- DATA EXTRACT -
##########
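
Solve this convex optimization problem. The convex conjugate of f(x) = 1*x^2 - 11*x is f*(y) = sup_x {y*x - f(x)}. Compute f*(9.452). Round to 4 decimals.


f*(y) = sup_x {y*x - a*x^2 - b*x} = sup_x {(y-b)*x - a*x^2}
FOC: (y - b) - 2a*x = 0 => x* = (y - b)/(2a)
x* = (9.452 + 11)/(2*1) = 10.226
f*(9.452) = (y-b)^2/(4a) = (9.452 + 11)^2/(4*1)
= 418.2843/4 = 104.5711


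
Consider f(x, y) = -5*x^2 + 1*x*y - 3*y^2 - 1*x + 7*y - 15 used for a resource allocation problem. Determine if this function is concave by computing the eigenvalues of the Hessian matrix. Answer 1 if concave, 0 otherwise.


The Hessian of f(x,y) = -5*x^2 + 1*x*y - 3*y^2 - 1*x + 7*y - 15 is:
H = [[-10, 1], [1, -6]]
Trace = -10 - 6 = -16
Determinant = -10*-6 - (1)^2 = 59
Discriminant = (-16)^2 - 4*59 = 20.0
Eigenvalues: lambda_1 = -10.2361, lambda_2 = -5.7639
The function is concave.

1


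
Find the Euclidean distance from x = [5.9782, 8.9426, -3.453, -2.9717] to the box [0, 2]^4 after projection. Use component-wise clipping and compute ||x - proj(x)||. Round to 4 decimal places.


Project each component onto [0, 2].
clip(5.9782) = 2.0, clip(8.9426) = 2.0, clip(-3.453) = 0.0, clip(-2.9717) = 0.0
Projection = [2.0, 2.0, 0.0, 0.0]
Squared diffs: [15.8261, 48.1997, 11.9232, 8.831]
Distance = sqrt(84.78) = 9.2076


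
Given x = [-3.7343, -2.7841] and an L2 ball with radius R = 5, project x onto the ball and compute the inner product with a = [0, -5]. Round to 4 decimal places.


Step 1: Compute ||x|| (intermediates to 6 decimals).
||x|| = sqrt((-3.7343)^2 + (-2.7841)^2) = 4.657919
Step 2: Project.
Since ||x|| <= R, proj = x (no scaling needed).
proj(x) = [-3.7343, -2.7841]
Step 3: Dot product.
a^T * proj(x) = 0*(-3.7343) - 5*(-2.7841) = 13.9205


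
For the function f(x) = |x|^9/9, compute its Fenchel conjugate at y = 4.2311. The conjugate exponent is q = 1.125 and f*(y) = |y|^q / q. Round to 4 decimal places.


The conjugate exponent q satisfies 1/p + 1/q = 1.
p = 9, so q = 9/(9 - 1) = 1.125
|y|^q = 4.2311^1.125 = 5.0671
f*(4.2311) = 5.0671 / 1.125 = 4.5041


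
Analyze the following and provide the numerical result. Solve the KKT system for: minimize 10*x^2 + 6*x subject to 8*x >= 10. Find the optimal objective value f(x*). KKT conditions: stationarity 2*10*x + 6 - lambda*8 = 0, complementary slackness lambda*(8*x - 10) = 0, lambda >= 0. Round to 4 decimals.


Step 1: Try lambda = 0 (constraint inactive).
x_unc = -6/(2*10) = -0.3
Check: 8*-0.3 = -2.4 < 10 -- violated!
Step 2: Constraint must be active: 8*x = 10
x* = 10/8 = 1.25
lambda = (2*10*1.25 + 6)/8 = 3.875
Step 3: Compute optimal value.
f(x*) = 10*1.25^2 + 6*1.25 = 23.125


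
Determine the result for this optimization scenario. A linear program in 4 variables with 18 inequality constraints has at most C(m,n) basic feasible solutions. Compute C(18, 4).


Each vertex corresponds to some choice of n active constraints out of m, so the number of vertices is at most C(m, n) = m! / (n!(m-n)!).
m = 18, n = 4
Numerator: 18 * 17 * 16 * 15
Denominator: 4! = 24
C(18, 4) = 3060


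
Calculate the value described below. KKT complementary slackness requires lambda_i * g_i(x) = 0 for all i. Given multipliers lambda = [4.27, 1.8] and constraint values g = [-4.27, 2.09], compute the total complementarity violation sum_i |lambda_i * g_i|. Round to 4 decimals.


KKT complementary slackness check:
lambda_1 * g_1 = 4.27 * -4.27 = -18.2329
lambda_2 * g_2 = 1.8 * 2.09 = 3.762
Total violation = 18.2329 + 3.762 = 21.9949


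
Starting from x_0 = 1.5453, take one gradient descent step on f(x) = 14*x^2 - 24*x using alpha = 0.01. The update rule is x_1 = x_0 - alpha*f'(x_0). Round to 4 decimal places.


We compute the gradient at x_0 and apply the update.
f'(x) = 28*x - 24
f'(1.5453) = 28*1.5453 - 24 = 19.2684
x_1 = 1.5453 - 0.01*19.2684 = 1.3526


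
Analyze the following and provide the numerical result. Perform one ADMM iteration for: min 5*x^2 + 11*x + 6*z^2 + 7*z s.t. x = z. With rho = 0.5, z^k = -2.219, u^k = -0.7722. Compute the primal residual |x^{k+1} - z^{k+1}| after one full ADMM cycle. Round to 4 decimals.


ADMM iteration with rho = 0.5, z^k = -2.219, u^k = -0.7722
Step 1: x-update.
Minimize 5*x^2 + 11*x + (0.5/2)*(x + 2.219 - 0.7722)^2
FOC: (2*5 + 0.5)*x = -11 + 0.5*(-2.219 + 0.7722)
x^{k+1} = -1.1165
Step 2: z-update.
Minimize 6*z^2 + 7*z + (0.5/2)*(-1.1165 - z - 0.7722)^2
FOC: (2*6 + 0.5)*z = -7 + 0.5*(-1.1165 - 0.7722)
z^{k+1} = -0.6355
Step 3: u-update.
u^{k+1} = -0.7722 - 1.1165 + 0.6355 = -1.2532
Step 4: Primal residual = |-1.1165 + 0.6355| = 0.481


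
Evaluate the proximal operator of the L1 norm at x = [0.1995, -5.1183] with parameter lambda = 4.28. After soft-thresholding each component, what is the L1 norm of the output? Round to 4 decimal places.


Soft-thresholding with lambda = 4.28:
prox(0.1995) = sign(0.1995)*max(|0.1995| - 4.28, 0) = 0.0
prox(-5.1183) = sign(-5.1183)*max(|-5.1183| - 4.28, 0) = -0.8383
prox(x) = [0.0, -0.8383]
||prox(x)||_1 = 0.0 + 0.8383 = 0.8383


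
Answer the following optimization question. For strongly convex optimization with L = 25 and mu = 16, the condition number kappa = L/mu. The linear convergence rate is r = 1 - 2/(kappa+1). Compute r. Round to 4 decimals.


Step 1: Compute the condition number.
kappa = L/mu = 25/16 = 1.5625
Step 2: Compute the convergence rate.
r = 1 - 2/(kappa + 1) = 1 - 2*mu/(L + mu) = (L - mu)/(L + mu) = 9/41 = 0.2195


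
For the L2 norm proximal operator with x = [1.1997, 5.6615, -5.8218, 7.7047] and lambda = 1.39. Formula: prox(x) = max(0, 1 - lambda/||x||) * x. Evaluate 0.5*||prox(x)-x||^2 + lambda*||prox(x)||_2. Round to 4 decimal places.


Step 1: Compute ||x||.
||x|| = 11.2582
Step 2: Compute scaling factor.
scale = max(0, 1 - 1.39/11.2582) = 0.8765
Step 3: prox(x) = [1.0516, 4.9625, -5.103, 6.7534]
||prox(x)|| = 9.8682
Step 4: Proximal objective.
0.5*||prox-x||^2 = 0.9661
lambda*||prox|| = 13.7168
Total = 14.6829


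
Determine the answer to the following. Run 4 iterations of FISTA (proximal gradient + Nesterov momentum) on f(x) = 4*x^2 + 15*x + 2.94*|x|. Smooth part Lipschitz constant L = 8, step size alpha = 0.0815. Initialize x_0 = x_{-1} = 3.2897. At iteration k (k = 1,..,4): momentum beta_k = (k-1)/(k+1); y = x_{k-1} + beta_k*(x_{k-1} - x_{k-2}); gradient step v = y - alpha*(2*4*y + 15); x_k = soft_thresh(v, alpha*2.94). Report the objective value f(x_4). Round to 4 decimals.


FISTA on f(x) = 4*x^2 + 15*x + 2.94*|x|
L = 8, alpha = 0.0815
Iteration 1: beta = 0.0, y = 3.2897 + 0.0*(3.2897 - 3.2897) = 3.2897
  grad(y) = 41.3176, v = y - alpha*grad = -0.0777
  prox(v) = soft_thresh(-0.0777, 0.2396) = 0.0
Iteration 2: beta = 0.3333, y = 0.0 + 0.3333*(0.0 - 3.2897) = -1.0966
  grad(y) = 6.2275, v = y - alpha*grad = -1.6041
  prox(v) = soft_thresh(-1.6041, 0.2396) = -1.3645
Iteration 3: beta = 0.5, y = -1.3645 + 0.5*(-1.3645 - 0.0) = -2.0467
  grad(y) = -1.3739, v = y - alpha*grad = -1.9348
  prox(v) = soft_thresh(-1.9348, 0.2396) = -1.6952
Iteration 4: beta = 0.6, y = -1.6952 + 0.6*(-1.6952 + 1.3645) = -1.8936
  grad(y) = -0.1484, v = y - alpha*grad = -1.8815
  prox(v) = soft_thresh(-1.8815, 0.2396) = -1.6418
f(x_4) = 4*(-1.6418)^2 + 15*(-1.6418) + 2.94*|-1.6418| = -9.018


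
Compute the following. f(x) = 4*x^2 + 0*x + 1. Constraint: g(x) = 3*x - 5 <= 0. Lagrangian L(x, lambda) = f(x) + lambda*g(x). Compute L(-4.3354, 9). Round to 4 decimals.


Step 1: Evaluate f(x).
f(-4.3354) = 4*(-4.3354)^2 + 0*(-4.3354) + 1 = 76.1828
Step 2: Evaluate g(x).
g(-4.3354) = 3*-4.3354 - 5 = -18.0062
Step 3: Compute Lagrangian.
L = 76.1828 + 9*-18.0062 = -85.873


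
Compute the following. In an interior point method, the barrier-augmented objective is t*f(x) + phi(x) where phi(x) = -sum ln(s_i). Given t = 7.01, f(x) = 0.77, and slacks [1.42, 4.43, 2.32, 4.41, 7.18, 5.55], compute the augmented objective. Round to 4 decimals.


Step 1: Compute log-barrier.
ln values: [0.3507, 1.4884, 0.8416, 1.4839, 1.9713, 1.7138]
phi = -(0.3507 + 1.4884 + 0.8416 + 1.4839 + 1.9713 + 1.7138) = -7.8496
Step 2: Compute augmented objective.
t*f(x) = 7.01*0.77 = 5.3977
Total = 5.3977 - 7.8496 = -2.4519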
##########
The lines to reproduce run from the one that contains "Compute the following. f(x)" through the last line above; copy them exactly.

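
Compute the following. f(x) = 4*x^2 + 0*x + 1. Constraint: g(x) = 3*x - 5 <= 0. Lagrangian L(x, lambda) = f(x) + lambda*g(x). Compute L(-4.3354, 9). Round to 4 decimals.


Step 1: Evaluate f(x).
f(-4.3354) = 4*(-4.3354)^2 + 0*(-4.3354) + 1 = 76.1828
Step 2: Evaluate g(x).
g(-4.3354) = 3*-4.3354 - 5 = -18.0062
Step 3: Compute Lagrangian.
L = 76.1828 + 9*-18.0062 = -85.873


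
Compute the following. In an interior point method, the barrier-augmented objective is t*f(x) + phi(x) where phi(x) = -sum ln(s_i). Given t = 7.01, f(x) = 0.77, and slacks [1.42, 4.43, 2.32, 4.41, 7.18, 5.55], compute the augmented objective. Round to 4 decimals.


Step 1: Compute log-barrier.
ln values: [0.3507, 1.4884, 0.8416, 1.4839, 1.9713, 1.7138]
phi = -(0.3507 + 1.4884 + 0.8416 + 1.4839 + 1.9713 + 1.7138) = -7.8496
Step 2: Compute augmented objective.
t*f(x) = 7.01*0.77 = 5.3977
Total = 5.3977 - 7.8496 = -2.4519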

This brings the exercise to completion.